## Saved entries
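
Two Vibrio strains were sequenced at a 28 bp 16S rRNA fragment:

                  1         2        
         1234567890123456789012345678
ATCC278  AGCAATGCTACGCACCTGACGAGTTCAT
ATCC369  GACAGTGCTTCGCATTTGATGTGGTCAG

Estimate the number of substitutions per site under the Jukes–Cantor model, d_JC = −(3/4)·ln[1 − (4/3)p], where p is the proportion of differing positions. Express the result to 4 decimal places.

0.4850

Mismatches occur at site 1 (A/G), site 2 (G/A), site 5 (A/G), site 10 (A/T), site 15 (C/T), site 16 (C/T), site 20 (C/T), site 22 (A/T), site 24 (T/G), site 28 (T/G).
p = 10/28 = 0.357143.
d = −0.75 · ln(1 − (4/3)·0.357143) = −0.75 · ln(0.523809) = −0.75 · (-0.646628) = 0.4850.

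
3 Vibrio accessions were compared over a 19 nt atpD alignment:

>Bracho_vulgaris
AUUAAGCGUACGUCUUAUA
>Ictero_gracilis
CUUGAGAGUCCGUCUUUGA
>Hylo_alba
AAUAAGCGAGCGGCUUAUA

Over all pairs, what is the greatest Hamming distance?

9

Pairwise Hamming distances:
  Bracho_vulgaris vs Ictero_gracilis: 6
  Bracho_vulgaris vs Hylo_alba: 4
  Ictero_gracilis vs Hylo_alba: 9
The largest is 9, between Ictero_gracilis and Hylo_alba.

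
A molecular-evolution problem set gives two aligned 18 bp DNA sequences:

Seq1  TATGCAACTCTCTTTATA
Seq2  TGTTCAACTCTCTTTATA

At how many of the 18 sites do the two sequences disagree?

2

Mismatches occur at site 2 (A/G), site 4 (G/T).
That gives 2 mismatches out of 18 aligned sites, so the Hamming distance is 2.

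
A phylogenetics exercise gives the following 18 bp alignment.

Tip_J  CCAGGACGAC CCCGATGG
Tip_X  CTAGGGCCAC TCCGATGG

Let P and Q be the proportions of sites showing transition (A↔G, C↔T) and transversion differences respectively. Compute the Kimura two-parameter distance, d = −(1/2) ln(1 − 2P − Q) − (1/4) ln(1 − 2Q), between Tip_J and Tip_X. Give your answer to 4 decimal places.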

## Task goal
Write the data from above out again, exactly.

## Exercise output
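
Two Vibrio strains were sequenced at a 28 bp 16S rRNA fragment:

                  1         2        
         1234567890123456789012345678
ATCC278  AGCAATGCTACGCACCTGACGAGTTCAT
ATCC369  GACAGTGCTTCGCATTTGATGTGGTCAG

Estimate the number of substitutions per site under the Jukes–Cantor model, d_JC = −(3/4)·ln[1 − (4/3)p], where p is the proportion of differing positions. Express the result to 4 decimal places.

0.4850

Mismatches occur at site 1 (A/G), site 2 (G/A), site 5 (A/G), site 10 (A/T), site 15 (C/T), site 16 (C/T), site 20 (C/T), site 22 (A/T), site 24 (T/G), site 28 (T/G).
p = 10/28 = 0.357143.
d = −0.75 · ln(1 − (4/3)·0.357143) = −0.75 · ln(0.523809) = −0.75 · (-0.646628) = 0.4850.

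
3 Vibrio accessions were compared over a 19 nt atpD alignment:

>Bracho_vulgaris
AUUAAGCGUACGUCUUAUA
>Ictero_gracilis
CUUGAGAGUCCGUCUUUGA
>Hylo_alba
AAUAAGCGAGCGGCUUAUA

Over all pairs, what is the greatest Hamming distance?

9

Pairwise Hamming distances:
  Bracho_vulgaris vs Ictero_gracilis: 6
  Bracho_vulgaris vs Hylo_alba: 4
  Ictero_gracilis vs Hylo_alba: 9
The largest is 9, between Ictero_gracilis and Hylo_alba.

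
A molecular-evolution problem set gives two aligned 18 bp DNA sequences:

Seq1  TATGCAACTCTCTTTATA
Seq2  TGTTCAACTCTCTTTATA

At how many of the 18 sites do the two sequences disagree?

2

Mismatches occur at site 2 (A/G), site 4 (G/T).
That gives 2 mismatches out of 18 aligned sites, so the Hamming distance is 2.

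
A phylogenetics exercise gives the following 18 bp alignment.

Tip_J  CCAGGACGAC CCCGATGG
Tip_X  CTAGGGCCAC TCCGATGG

Let P and Q be the proportions of sites showing transition (A↔G, C↔T) and transversion differences respectively. Compute the Kimura two-parameter distance, d = −(1/2) ln(1 − 2P − Q) − (1/4) ln(1 − 2Q), between Tip_J and Tip_X. Give your answer to 4 decimal places.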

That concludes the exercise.